— Records supplied —
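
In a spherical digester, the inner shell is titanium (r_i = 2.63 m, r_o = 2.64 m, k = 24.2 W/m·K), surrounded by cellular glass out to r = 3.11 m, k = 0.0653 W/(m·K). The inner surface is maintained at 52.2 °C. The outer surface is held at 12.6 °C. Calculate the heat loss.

Q = 568 W

Series thermal resistances, inner to outer:
  R_titanium = (1/2.63 − 1/2.64)/(4πk) = 0.001440/(4π·24.2) = 4.736×10^-6 K/W
  R_cellular glass = (1/2.64 − 1/3.11)/(4πk) = 0.05724/(4π·0.0653) = 0.06976 K/W
ΣR = 4.736×10^-6 + 0.06976 = 0.06976 K/W
Q = ΔT/ΣR = (52.2 °C − 12.6 °C)/0.06976 = 568 W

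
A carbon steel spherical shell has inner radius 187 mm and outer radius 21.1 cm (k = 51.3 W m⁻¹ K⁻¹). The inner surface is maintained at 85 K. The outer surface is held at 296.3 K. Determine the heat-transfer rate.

Q = 4πk·ΔT/(1/r₁ − 1/r₂) = 4π × 51.3 × 211.3 / (1/0.187 − 1/0.211) = 2.24×10^5 W

Q = 2.24×10^5 W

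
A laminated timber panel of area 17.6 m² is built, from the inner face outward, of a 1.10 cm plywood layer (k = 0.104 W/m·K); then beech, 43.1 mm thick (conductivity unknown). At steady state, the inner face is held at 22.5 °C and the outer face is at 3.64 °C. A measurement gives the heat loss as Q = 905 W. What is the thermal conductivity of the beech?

k = 0.165 W/m·K

ΣR = ΔT/Q = |22.5 − 3.64|/905 = 0.02084 K/W
Known resistances:
  R_plywood = L/(kA) = 0.0110/(0.104·17.6) = 0.006010 K/W
R_beech = ΣR − ΣR_known = 0.02084 − 0.006010 = 0.01483 K/W
L/(kA) = 0.01483 ⇒ k = 0.0431/(0.01483·17.6) = 0.165 W/m·K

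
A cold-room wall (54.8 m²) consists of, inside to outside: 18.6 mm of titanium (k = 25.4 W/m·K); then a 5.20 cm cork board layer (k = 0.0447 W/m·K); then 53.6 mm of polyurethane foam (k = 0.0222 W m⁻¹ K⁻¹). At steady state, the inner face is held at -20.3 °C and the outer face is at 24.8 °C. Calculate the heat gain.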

— Work to be completed —
Keeping each word as it stands, transcribe every entry.

— Output below —
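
In a spherical digester, the inner shell is titanium (r_i = 2.63 m, r_o = 2.64 m, k = 24.2 W/m·K), surrounded by cellular glass out to r = 3.11 m, k = 0.0653 W/(m·K). The inner surface is maintained at 52.2 °C. The outer surface is held at 12.6 °C. Calculate the heat loss.

Q = 568 W

Series thermal resistances, inner to outer:
  R_titanium = (1/2.63 − 1/2.64)/(4πk) = 0.001440/(4π·24.2) = 4.736×10^-6 K/W
  R_cellular glass = (1/2.64 − 1/3.11)/(4πk) = 0.05724/(4π·0.0653) = 0.06976 K/W
ΣR = 4.736×10^-6 + 0.06976 = 0.06976 K/W
Q = ΔT/ΣR = (52.2 °C − 12.6 °C)/0.06976 = 568 W

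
A carbon steel spherical shell has inner radius 187 mm and outer radius 21.1 cm (k = 51.3 W m⁻¹ K⁻¹). The inner surface is maintained at 85 K. The outer surface is held at 296.3 K. Determine the heat-transfer rate.

Q = 4πk·ΔT/(1/r₁ − 1/r₂) = 4π × 51.3 × 211.3 / (1/0.187 − 1/0.211) = 2.24×10^5 W

Q = 2.24×10^5 W

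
A laminated timber panel of area 17.6 m² is built, from the inner face outward, of a 1.10 cm plywood layer (k = 0.104 W/m·K); then beech, 43.1 mm thick (conductivity unknown). At steady state, the inner face is held at 22.5 °C and the outer face is at 3.64 °C. A measurement gives the heat loss as Q = 905 W. What is the thermal conductivity of the beech?

k = 0.165 W/m·K

ΣR = ΔT/Q = |22.5 − 3.64|/905 = 0.02084 K/W
Known resistances:
  R_plywood = L/(kA) = 0.0110/(0.104·17.6) = 0.006010 K/W
R_beech = ΣR − ΣR_known = 0.02084 − 0.006010 = 0.01483 K/W
L/(kA) = 0.01483 ⇒ k = 0.0431/(0.01483·17.6) = 0.165 W/m·K

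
A cold-room wall (54.8 m²) consists of, inside to outside: 18.6 mm of titanium (k = 25.4 W/m·K); then a 5.20 cm cork board layer (k = 0.0447 W/m·K); then 53.6 mm of polyurethane foam (k = 0.0222 W m⁻¹ K⁻¹). At steady state, the inner face is held at -20.3 °C and the outer face is at 24.8 °C. Calculate the heat gain.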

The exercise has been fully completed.